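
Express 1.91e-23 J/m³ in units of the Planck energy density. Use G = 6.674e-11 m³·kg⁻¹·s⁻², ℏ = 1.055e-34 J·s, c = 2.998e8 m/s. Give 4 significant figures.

Planck energy density: u_P = c⁷/(ℏG²) = 4.632e113 J/m³.
1.91e-23 / 4.632e113 = 4.123e-137

4.123e-137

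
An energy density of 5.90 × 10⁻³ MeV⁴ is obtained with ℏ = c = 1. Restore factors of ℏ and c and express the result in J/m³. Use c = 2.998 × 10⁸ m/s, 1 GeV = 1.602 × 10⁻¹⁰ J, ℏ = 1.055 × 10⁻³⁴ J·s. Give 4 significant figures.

[E]/[L]³ = [E]⁴/(ℏc)³; restore (ℏc)⁻³.
1 GeV⁴ → 1/(ℏc)³ × (1 GeV in J)⁴ = 2.082 × 10³⁷ J/m³.
Convert the energy scale: 5.90 × 10⁻³ MeV⁴ = 5.90 × 10⁻¹⁵ GeV⁴.
Result: 5.90 × 10⁻¹⁵ × 2.082 × 10³⁷ = 1.228 × 10²³ J/m³.

1.228 × 10²³ J/m³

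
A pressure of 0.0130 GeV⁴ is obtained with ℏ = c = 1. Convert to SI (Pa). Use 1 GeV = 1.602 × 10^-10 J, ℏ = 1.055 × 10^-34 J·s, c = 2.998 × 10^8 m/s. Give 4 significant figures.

Pressure is [E]/[L]³ = [E]⁴/(ℏc)³.
1 GeV⁴ → 1/(ℏc)³ × (1 GeV in J)⁴ = 2.082 × 10^37 Pa.
Result: 0.0130 × 2.082 × 10^37 = 2.706 × 10^35 Pa.

2.706 × 10^35 Pa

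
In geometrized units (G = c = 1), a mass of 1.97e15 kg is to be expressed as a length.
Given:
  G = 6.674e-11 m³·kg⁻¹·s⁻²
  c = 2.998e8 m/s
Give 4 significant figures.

In G = c = 1 units mass has dimensions of length; the conversion factor is G/c².
1.97e15 kg × (G/c²) = 1.463e-12 m

1.463e-12 m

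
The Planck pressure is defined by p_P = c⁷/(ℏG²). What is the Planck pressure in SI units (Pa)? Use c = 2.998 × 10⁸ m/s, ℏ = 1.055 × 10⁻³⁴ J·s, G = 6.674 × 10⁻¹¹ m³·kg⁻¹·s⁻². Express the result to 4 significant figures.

p_P = c⁷/(ℏG²)
  = 2.177 × 10⁵⁹ / 4.699 × 10⁻⁵⁵
  = 4.632 × 10¹¹³ Pa

4.632 × 10¹¹³ Pa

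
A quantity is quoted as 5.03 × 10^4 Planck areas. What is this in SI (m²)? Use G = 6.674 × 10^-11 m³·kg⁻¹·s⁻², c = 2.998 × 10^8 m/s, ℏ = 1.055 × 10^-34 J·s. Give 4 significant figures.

1.314 × 10^-65 m²

One Planck area: A_P = ℏG/c³ = 2.613 × 10^-70 m².
5.03 × 10^4 × 2.613 × 10^-70 m² = 1.314 × 10^-65 m²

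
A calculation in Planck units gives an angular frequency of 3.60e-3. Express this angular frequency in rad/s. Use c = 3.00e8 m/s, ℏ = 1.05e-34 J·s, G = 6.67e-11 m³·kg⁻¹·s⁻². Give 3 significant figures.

6.71e40 rad/s

One Planck angular frequency: ω_P = √(c⁵/(ℏG)) = 1.86e43 rad/s.
3.60e-3 × 1.86e43 rad/s = 6.71e40 rad/s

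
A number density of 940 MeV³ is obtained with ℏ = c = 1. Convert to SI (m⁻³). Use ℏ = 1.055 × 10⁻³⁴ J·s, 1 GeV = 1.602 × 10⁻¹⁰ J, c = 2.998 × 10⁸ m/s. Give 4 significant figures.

1.221 × 10⁴¹ m⁻³

Number density is [L]⁻³ = [E]³/(ℏc)³.
1 GeV³ → 1/(ℏc)³ × (1 GeV in J)³ = 1.299 × 10⁴⁷ m⁻³.
Convert the energy scale: 940 MeV³ = 9.40 × 10⁻⁷ GeV³.
Result: 9.40 × 10⁻⁷ × 1.299 × 10⁴⁷ = 1.221 × 10⁴¹ m⁻³.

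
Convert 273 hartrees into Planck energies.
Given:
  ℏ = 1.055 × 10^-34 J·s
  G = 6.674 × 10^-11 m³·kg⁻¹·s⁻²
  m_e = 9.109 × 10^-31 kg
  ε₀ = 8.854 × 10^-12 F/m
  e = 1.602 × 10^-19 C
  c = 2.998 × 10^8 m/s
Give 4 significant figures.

hartree: E_h = m_e e⁴/(4πε₀ℏ)² = 4.354 × 10^-18 J
Planck energy: E_P = √(ℏc⁵/G) = 1.957 × 10^9 J
273 × 4.354 × 10^-18 / 1.957 × 10^9 = 6.075 × 10^-25

6.075 × 10^-25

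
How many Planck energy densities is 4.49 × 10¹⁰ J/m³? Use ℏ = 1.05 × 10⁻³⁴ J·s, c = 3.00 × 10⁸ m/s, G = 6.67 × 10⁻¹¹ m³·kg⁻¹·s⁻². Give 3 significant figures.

Planck energy density: u_P = c⁷/(ℏG²) = 4.68 × 10¹¹³ J/m³.
4.49 × 10¹⁰ / 4.68 × 10¹¹³ = 9.59 × 10⁻¹⁰⁴

9.59 × 10⁻¹⁰⁴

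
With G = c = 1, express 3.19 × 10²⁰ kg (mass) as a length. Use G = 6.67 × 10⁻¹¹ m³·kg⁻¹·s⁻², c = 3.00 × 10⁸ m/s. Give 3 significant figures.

2.36 × 10⁻⁷ m

In G = c = 1 units mass has dimensions of length; the conversion factor is G/c².
3.19 × 10²⁰ kg × (G/c²) = 2.36 × 10⁻⁷ m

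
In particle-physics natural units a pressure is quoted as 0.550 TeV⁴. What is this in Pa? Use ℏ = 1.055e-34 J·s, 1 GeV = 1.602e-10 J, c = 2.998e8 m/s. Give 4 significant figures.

Pressure is [E]/[L]³ = [E]⁴/(ℏc)³.
1 GeV⁴ → 1/(ℏc)³ × (1 GeV in J)⁴ = 2.082e37 Pa.
Convert the energy scale: 0.550 TeV⁴ = 5.50e11 GeV⁴.
Result: 5.50e11 × 2.082e37 = 1.145e49 Pa.

1.145e49 Pa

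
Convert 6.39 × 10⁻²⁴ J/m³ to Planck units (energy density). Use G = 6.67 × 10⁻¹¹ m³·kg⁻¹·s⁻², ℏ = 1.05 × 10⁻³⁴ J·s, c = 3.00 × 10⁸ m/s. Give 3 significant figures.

Planck energy density: u_P = c⁷/(ℏG²) = 4.68 × 10¹¹³ J/m³.
6.39 × 10⁻²⁴ / 4.68 × 10¹¹³ = 1.36 × 10⁻¹³⁷

1.36 × 10⁻¹³⁷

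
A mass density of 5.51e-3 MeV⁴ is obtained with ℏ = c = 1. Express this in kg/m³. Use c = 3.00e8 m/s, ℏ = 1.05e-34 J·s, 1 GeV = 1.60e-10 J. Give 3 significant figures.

1.28e6 kg/m³

Mass density is [E]/(c²[L]³) = [E]⁴/(ℏ³c⁵).
1 GeV⁴ → 1/(ℏ³c⁵) × (1 GeV in J)⁴ = 2.33e20 kg/m³.
Convert the energy scale: 5.51e-3 MeV⁴ = 5.51e-15 GeV⁴.
Result: 5.51e-15 × 2.33e20 = 1.28e6 kg/m³.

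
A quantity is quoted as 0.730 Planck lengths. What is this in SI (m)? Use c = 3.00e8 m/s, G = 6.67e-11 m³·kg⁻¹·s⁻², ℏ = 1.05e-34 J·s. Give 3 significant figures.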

*-*-*

Your task: The entries shown above should be duplicated exactly.

Problem solution:
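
Express 1.91e-23 J/m³ in units of the Planck energy density. Use G = 6.674e-11 m³·kg⁻¹·s⁻², ℏ = 1.055e-34 J·s, c = 2.998e8 m/s. Give 4 significant figures.

Planck energy density: u_P = c⁷/(ℏG²) = 4.632e113 J/m³.
1.91e-23 / 4.632e113 = 4.123e-137

4.123e-137

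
An energy density of 5.90 × 10⁻³ MeV⁴ is obtained with ℏ = c = 1. Restore factors of ℏ and c and express the result in J/m³. Use c = 2.998 × 10⁸ m/s, 1 GeV = 1.602 × 10⁻¹⁰ J, ℏ = 1.055 × 10⁻³⁴ J·s. Give 4 significant figures.

[E]/[L]³ = [E]⁴/(ℏc)³; restore (ℏc)⁻³.
1 GeV⁴ → 1/(ℏc)³ × (1 GeV in J)⁴ = 2.082 × 10³⁷ J/m³.
Convert the energy scale: 5.90 × 10⁻³ MeV⁴ = 5.90 × 10⁻¹⁵ GeV⁴.
Result: 5.90 × 10⁻¹⁵ × 2.082 × 10³⁷ = 1.228 × 10²³ J/m³.

1.228 × 10²³ J/m³

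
A pressure of 0.0130 GeV⁴ is obtained with ℏ = c = 1. Convert to SI (Pa). Use 1 GeV = 1.602 × 10^-10 J, ℏ = 1.055 × 10^-34 J·s, c = 2.998 × 10^8 m/s. Give 4 significant figures.

Pressure is [E]/[L]³ = [E]⁴/(ℏc)³.
1 GeV⁴ → 1/(ℏc)³ × (1 GeV in J)⁴ = 2.082 × 10^37 Pa.
Result: 0.0130 × 2.082 × 10^37 = 2.706 × 10^35 Pa.

2.706 × 10^35 Pa

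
In geometrized units (G = c = 1), a mass of 1.97e15 kg is to be expressed as a length.
Given:
  G = 6.674e-11 m³·kg⁻¹·s⁻²
  c = 2.998e8 m/s
Give 4 significant figures.

In G = c = 1 units mass has dimensions of length; the conversion factor is G/c².
1.97e15 kg × (G/c²) = 1.463e-12 m

1.463e-12 m

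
The Planck pressure is defined by p_P = c⁷/(ℏG²). What is the Planck pressure in SI units (Pa)? Use c = 2.998 × 10⁸ m/s, ℏ = 1.055 × 10⁻³⁴ J·s, G = 6.674 × 10⁻¹¹ m³·kg⁻¹·s⁻². Express the result to 4 significant figures.

p_P = c⁷/(ℏG²)
  = 2.177 × 10⁵⁹ / 4.699 × 10⁻⁵⁵
  = 4.632 × 10¹¹³ Pa

4.632 × 10¹¹³ Pa

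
A quantity is quoted as 5.03 × 10^4 Planck areas. What is this in SI (m²)? Use G = 6.674 × 10^-11 m³·kg⁻¹·s⁻², c = 2.998 × 10^8 m/s, ℏ = 1.055 × 10^-34 J·s. Give 4 significant figures.

1.314 × 10^-65 m²

One Planck area: A_P = ℏG/c³ = 2.613 × 10^-70 m².
5.03 × 10^4 × 2.613 × 10^-70 m² = 1.314 × 10^-65 m²

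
A calculation in Planck units gives an angular frequency of 3.60e-3. Express this angular frequency in rad/s. Use c = 3.00e8 m/s, ℏ = 1.05e-34 J·s, G = 6.67e-11 m³·kg⁻¹·s⁻². Give 3 significant figures.

6.71e40 rad/s

One Planck angular frequency: ω_P = √(c⁵/(ℏG)) = 1.86e43 rad/s.
3.60e-3 × 1.86e43 rad/s = 6.71e40 rad/s

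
A number density of 940 MeV³ is obtained with ℏ = c = 1. Convert to SI (m⁻³). Use ℏ = 1.055 × 10⁻³⁴ J·s, 1 GeV = 1.602 × 10⁻¹⁰ J, c = 2.998 × 10⁸ m/s. Give 4 significant figures.

1.221 × 10⁴¹ m⁻³

Number density is [L]⁻³ = [E]³/(ℏc)³.
1 GeV³ → 1/(ℏc)³ × (1 GeV in J)³ = 1.299 × 10⁴⁷ m⁻³.
Convert the energy scale: 940 MeV³ = 9.40 × 10⁻⁷ GeV³.
Result: 9.40 × 10⁻⁷ × 1.299 × 10⁴⁷ = 1.221 × 10⁴¹ m⁻³.

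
Convert 273 hartrees into Planck energies.
Given:
  ℏ = 1.055 × 10^-34 J·s
  G = 6.674 × 10^-11 m³·kg⁻¹·s⁻²
  m_e = 9.109 × 10^-31 kg
  ε₀ = 8.854 × 10^-12 F/m
  e = 1.602 × 10^-19 C
  c = 2.998 × 10^8 m/s
Give 4 significant figures.

hartree: E_h = m_e e⁴/(4πε₀ℏ)² = 4.354 × 10^-18 J
Planck energy: E_P = √(ℏc⁵/G) = 1.957 × 10^9 J
273 × 4.354 × 10^-18 / 1.957 × 10^9 = 6.075 × 10^-25

6.075 × 10^-25

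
How many Planck energy densities is 4.49 × 10¹⁰ J/m³? Use ℏ = 1.05 × 10⁻³⁴ J·s, c = 3.00 × 10⁸ m/s, G = 6.67 × 10⁻¹¹ m³·kg⁻¹·s⁻². Give 3 significant figures.

Planck energy density: u_P = c⁷/(ℏG²) = 4.68 × 10¹¹³ J/m³.
4.49 × 10¹⁰ / 4.68 × 10¹¹³ = 9.59 × 10⁻¹⁰⁴

9.59 × 10⁻¹⁰⁴

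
With G = c = 1, express 3.19 × 10²⁰ kg (mass) as a length. Use G = 6.67 × 10⁻¹¹ m³·kg⁻¹·s⁻², c = 3.00 × 10⁸ m/s. Give 3 significant figures.

2.36 × 10⁻⁷ m

In G = c = 1 units mass has dimensions of length; the conversion factor is G/c².
3.19 × 10²⁰ kg × (G/c²) = 2.36 × 10⁻⁷ m

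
In particle-physics natural units a pressure is quoted as 0.550 TeV⁴. What is this in Pa? Use ℏ = 1.055e-34 J·s, 1 GeV = 1.602e-10 J, c = 2.998e8 m/s. Give 4 significant figures.

Pressure is [E]/[L]³ = [E]⁴/(ℏc)³.
1 GeV⁴ → 1/(ℏc)³ × (1 GeV in J)⁴ = 2.082e37 Pa.
Convert the energy scale: 0.550 TeV⁴ = 5.50e11 GeV⁴.
Result: 5.50e11 × 2.082e37 = 1.145e49 Pa.

1.145e49 Pa

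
Convert 6.39 × 10⁻²⁴ J/m³ to Planck units (energy density). Use G = 6.67 × 10⁻¹¹ m³·kg⁻¹·s⁻², ℏ = 1.05 × 10⁻³⁴ J·s, c = 3.00 × 10⁸ m/s. Give 3 significant figures.

Planck energy density: u_P = c⁷/(ℏG²) = 4.68 × 10¹¹³ J/m³.
6.39 × 10⁻²⁴ / 4.68 × 10¹¹³ = 1.36 × 10⁻¹³⁷

1.36 × 10⁻¹³⁷

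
A mass density of 5.51e-3 MeV⁴ is obtained with ℏ = c = 1. Express this in kg/m³. Use c = 3.00e8 m/s, ℏ = 1.05e-34 J·s, 1 GeV = 1.60e-10 J. Give 3 significant figures.

1.28e6 kg/m³

Mass density is [E]/(c²[L]³) = [E]⁴/(ℏ³c⁵).
1 GeV⁴ → 1/(ℏ³c⁵) × (1 GeV in J)⁴ = 2.33e20 kg/m³.
Convert the energy scale: 5.51e-3 MeV⁴ = 5.51e-15 GeV⁴.
Result: 5.51e-15 × 2.33e20 = 1.28e6 kg/m³.

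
A quantity is quoted as 0.730 Planck lengths. What is this in SI (m)? Use c = 3.00e8 m/s, G = 6.67e-11 m³·kg⁻¹·s⁻², ℏ = 1.05e-34 J·s. Give 3 significant figures.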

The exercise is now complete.